• **EXERCISE DETAILS**
An exact copy of the entries is needed, with every line included.

• **MATERIAL PROVIDED**
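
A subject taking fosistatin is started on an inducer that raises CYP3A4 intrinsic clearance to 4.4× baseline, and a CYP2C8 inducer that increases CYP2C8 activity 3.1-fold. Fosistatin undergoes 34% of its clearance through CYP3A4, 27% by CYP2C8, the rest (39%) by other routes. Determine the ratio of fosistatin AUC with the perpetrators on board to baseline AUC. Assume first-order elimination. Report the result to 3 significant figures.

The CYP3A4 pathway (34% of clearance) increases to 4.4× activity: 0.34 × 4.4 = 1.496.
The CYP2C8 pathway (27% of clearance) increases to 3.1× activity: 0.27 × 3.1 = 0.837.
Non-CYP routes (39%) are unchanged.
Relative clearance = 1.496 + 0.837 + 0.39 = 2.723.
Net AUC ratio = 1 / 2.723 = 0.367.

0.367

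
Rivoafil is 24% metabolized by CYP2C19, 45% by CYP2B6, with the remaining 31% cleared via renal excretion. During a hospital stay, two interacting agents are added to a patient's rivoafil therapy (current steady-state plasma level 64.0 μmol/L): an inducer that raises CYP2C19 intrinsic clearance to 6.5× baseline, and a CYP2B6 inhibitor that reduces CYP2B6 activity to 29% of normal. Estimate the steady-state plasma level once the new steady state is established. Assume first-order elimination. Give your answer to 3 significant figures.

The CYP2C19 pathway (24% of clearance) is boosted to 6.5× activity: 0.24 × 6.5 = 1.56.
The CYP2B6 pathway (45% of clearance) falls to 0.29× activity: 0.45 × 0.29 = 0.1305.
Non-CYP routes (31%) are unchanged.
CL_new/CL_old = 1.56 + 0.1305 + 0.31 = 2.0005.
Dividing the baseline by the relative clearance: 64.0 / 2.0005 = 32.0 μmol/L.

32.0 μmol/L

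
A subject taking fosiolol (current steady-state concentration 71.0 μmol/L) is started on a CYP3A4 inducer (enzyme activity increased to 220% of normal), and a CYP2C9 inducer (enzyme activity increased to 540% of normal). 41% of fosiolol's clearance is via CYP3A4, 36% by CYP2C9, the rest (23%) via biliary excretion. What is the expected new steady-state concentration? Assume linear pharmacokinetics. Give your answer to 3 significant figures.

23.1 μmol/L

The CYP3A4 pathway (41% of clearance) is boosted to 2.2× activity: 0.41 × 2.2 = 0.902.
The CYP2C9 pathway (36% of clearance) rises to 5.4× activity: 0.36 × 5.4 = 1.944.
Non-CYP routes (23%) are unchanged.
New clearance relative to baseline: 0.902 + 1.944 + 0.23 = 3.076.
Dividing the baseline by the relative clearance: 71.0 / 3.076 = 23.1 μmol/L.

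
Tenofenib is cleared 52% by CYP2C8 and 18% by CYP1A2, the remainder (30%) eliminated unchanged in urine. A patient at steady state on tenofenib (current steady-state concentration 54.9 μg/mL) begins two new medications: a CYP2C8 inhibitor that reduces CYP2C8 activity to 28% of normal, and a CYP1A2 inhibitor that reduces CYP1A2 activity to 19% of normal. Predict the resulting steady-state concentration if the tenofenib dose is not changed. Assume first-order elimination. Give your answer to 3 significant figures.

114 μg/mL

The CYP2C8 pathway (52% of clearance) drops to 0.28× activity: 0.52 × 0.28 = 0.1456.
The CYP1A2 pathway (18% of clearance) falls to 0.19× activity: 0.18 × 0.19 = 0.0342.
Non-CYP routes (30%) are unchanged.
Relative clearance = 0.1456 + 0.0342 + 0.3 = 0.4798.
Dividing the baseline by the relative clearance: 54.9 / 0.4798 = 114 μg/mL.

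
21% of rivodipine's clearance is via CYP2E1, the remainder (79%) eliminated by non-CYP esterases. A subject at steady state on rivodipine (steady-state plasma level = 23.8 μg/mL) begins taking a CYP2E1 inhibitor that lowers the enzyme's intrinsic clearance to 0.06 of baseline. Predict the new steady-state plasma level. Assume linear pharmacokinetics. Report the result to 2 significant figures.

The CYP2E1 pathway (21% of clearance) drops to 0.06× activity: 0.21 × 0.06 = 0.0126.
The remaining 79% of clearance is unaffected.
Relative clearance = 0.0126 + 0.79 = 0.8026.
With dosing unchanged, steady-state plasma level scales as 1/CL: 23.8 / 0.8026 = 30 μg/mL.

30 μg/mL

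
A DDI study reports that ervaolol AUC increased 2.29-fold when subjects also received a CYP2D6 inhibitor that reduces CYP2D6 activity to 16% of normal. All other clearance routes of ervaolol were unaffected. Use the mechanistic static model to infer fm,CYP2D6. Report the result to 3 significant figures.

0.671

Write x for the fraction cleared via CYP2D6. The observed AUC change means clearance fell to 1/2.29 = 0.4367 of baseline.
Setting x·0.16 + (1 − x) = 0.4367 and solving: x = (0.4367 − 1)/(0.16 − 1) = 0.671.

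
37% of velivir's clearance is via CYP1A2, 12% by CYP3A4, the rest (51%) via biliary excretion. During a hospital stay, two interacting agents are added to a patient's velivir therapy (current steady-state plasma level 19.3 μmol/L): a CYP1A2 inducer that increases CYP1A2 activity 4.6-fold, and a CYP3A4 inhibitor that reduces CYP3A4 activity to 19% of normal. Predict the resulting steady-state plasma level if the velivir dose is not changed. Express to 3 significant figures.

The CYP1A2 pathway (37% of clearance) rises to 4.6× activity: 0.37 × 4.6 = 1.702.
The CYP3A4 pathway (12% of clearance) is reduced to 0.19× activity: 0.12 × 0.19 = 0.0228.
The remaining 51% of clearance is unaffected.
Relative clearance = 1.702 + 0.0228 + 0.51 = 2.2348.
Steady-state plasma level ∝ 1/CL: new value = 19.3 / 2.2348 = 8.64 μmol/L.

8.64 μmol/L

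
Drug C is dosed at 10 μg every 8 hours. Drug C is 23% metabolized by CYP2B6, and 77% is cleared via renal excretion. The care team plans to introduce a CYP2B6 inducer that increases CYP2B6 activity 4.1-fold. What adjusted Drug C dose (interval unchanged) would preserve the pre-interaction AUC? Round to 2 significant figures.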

• **RESPONSE**
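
A subject taking fosistatin is started on an inducer that raises CYP3A4 intrinsic clearance to 4.4× baseline, and a CYP2C8 inducer that increases CYP2C8 activity 3.1-fold. Fosistatin undergoes 34% of its clearance through CYP3A4, 27% by CYP2C8, the rest (39%) by other routes. Determine the ratio of fosistatin AUC with the perpetrators on board to baseline AUC. Assume first-order elimination. Report the result to 3 significant figures.

The CYP3A4 pathway (34% of clearance) increases to 4.4× activity: 0.34 × 4.4 = 1.496.
The CYP2C8 pathway (27% of clearance) increases to 3.1× activity: 0.27 × 3.1 = 0.837.
Non-CYP routes (39%) are unchanged.
Relative clearance = 1.496 + 0.837 + 0.39 = 2.723.
Net AUC ratio = 1 / 2.723 = 0.367.

0.367

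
Rivoafil is 24% metabolized by CYP2C19, 45% by CYP2B6, with the remaining 31% cleared via renal excretion. During a hospital stay, two interacting agents are added to a patient's rivoafil therapy (current steady-state plasma level 64.0 μmol/L): an inducer that raises CYP2C19 intrinsic clearance to 6.5× baseline, and a CYP2B6 inhibitor that reduces CYP2B6 activity to 29% of normal. Estimate the steady-state plasma level once the new steady state is established. Assume first-order elimination. Give your answer to 3 significant figures.

The CYP2C19 pathway (24% of clearance) is boosted to 6.5× activity: 0.24 × 6.5 = 1.56.
The CYP2B6 pathway (45% of clearance) falls to 0.29× activity: 0.45 × 0.29 = 0.1305.
Non-CYP routes (31%) are unchanged.
CL_new/CL_old = 1.56 + 0.1305 + 0.31 = 2.0005.
Dividing the baseline by the relative clearance: 64.0 / 2.0005 = 32.0 μmol/L.

32.0 μmol/L

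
A subject taking fosiolol (current steady-state concentration 71.0 μmol/L) is started on a CYP3A4 inducer (enzyme activity increased to 220% of normal), and a CYP2C9 inducer (enzyme activity increased to 540% of normal). 41% of fosiolol's clearance is via CYP3A4, 36% by CYP2C9, the rest (23%) via biliary excretion. What is the expected new steady-state concentration? Assume linear pharmacokinetics. Give your answer to 3 significant figures.

23.1 μmol/L

The CYP3A4 pathway (41% of clearance) is boosted to 2.2× activity: 0.41 × 2.2 = 0.902.
The CYP2C9 pathway (36% of clearance) rises to 5.4× activity: 0.36 × 5.4 = 1.944.
Non-CYP routes (23%) are unchanged.
New clearance relative to baseline: 0.902 + 1.944 + 0.23 = 3.076.
Dividing the baseline by the relative clearance: 71.0 / 3.076 = 23.1 μmol/L.

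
Tenofenib is cleared 52% by CYP2C8 and 18% by CYP1A2, the remainder (30%) eliminated unchanged in urine. A patient at steady state on tenofenib (current steady-state concentration 54.9 μg/mL) begins two new medications: a CYP2C8 inhibitor that reduces CYP2C8 activity to 28% of normal, and a CYP1A2 inhibitor that reduces CYP1A2 activity to 19% of normal. Predict the resulting steady-state concentration if the tenofenib dose is not changed. Assume first-order elimination. Give your answer to 3 significant figures.

114 μg/mL

The CYP2C8 pathway (52% of clearance) drops to 0.28× activity: 0.52 × 0.28 = 0.1456.
The CYP1A2 pathway (18% of clearance) falls to 0.19× activity: 0.18 × 0.19 = 0.0342.
Non-CYP routes (30%) are unchanged.
Relative clearance = 0.1456 + 0.0342 + 0.3 = 0.4798.
Dividing the baseline by the relative clearance: 54.9 / 0.4798 = 114 μg/mL.

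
21% of rivodipine's clearance is via CYP2E1, the remainder (79%) eliminated by non-CYP esterases. A subject at steady state on rivodipine (steady-state plasma level = 23.8 μg/mL) begins taking a CYP2E1 inhibitor that lowers the enzyme's intrinsic clearance to 0.06 of baseline. Predict the new steady-state plasma level. Assume linear pharmacokinetics. Report the result to 2 significant figures.

The CYP2E1 pathway (21% of clearance) drops to 0.06× activity: 0.21 × 0.06 = 0.0126.
The remaining 79% of clearance is unaffected.
Relative clearance = 0.0126 + 0.79 = 0.8026.
With dosing unchanged, steady-state plasma level scales as 1/CL: 23.8 / 0.8026 = 30 μg/mL.

30 μg/mL

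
A DDI study reports that ervaolol AUC increased 2.29-fold when subjects also received a CYP2D6 inhibitor that reduces CYP2D6 activity to 16% of normal. All other clearance routes of ervaolol were unaffected. Use the mechanistic static model to infer fm,CYP2D6. Report the result to 3 significant figures.

0.671

Write x for the fraction cleared via CYP2D6. The observed AUC change means clearance fell to 1/2.29 = 0.4367 of baseline.
Setting x·0.16 + (1 − x) = 0.4367 and solving: x = (0.4367 − 1)/(0.16 − 1) = 0.671.

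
37% of velivir's clearance is via CYP1A2, 12% by CYP3A4, the rest (51%) via biliary excretion. During a hospital stay, two interacting agents are added to a patient's velivir therapy (current steady-state plasma level 19.3 μmol/L): a CYP1A2 inducer that increases CYP1A2 activity 4.6-fold, and a CYP3A4 inhibitor that reduces CYP3A4 activity to 19% of normal. Predict the resulting steady-state plasma level if the velivir dose is not changed. Express to 3 significant figures.

The CYP1A2 pathway (37% of clearance) rises to 4.6× activity: 0.37 × 4.6 = 1.702.
The CYP3A4 pathway (12% of clearance) is reduced to 0.19× activity: 0.12 × 0.19 = 0.0228.
The remaining 51% of clearance is unaffected.
Relative clearance = 1.702 + 0.0228 + 0.51 = 2.2348.
Steady-state plasma level ∝ 1/CL: new value = 19.3 / 2.2348 = 8.64 μmol/L.

8.64 μmol/L

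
Drug C is dosed at 10 μg every 8 hours. Drug C is 23% metabolized by CYP2B6, and 77% is cleared via renal excretion. The care team plans to introduce a CYP2B6 inducer that increases CYP2B6 activity 4.1-fold. What adjusted Drug C dose (interval unchanged) would preserve the pre-interaction AUC? Round to 2 significant figures.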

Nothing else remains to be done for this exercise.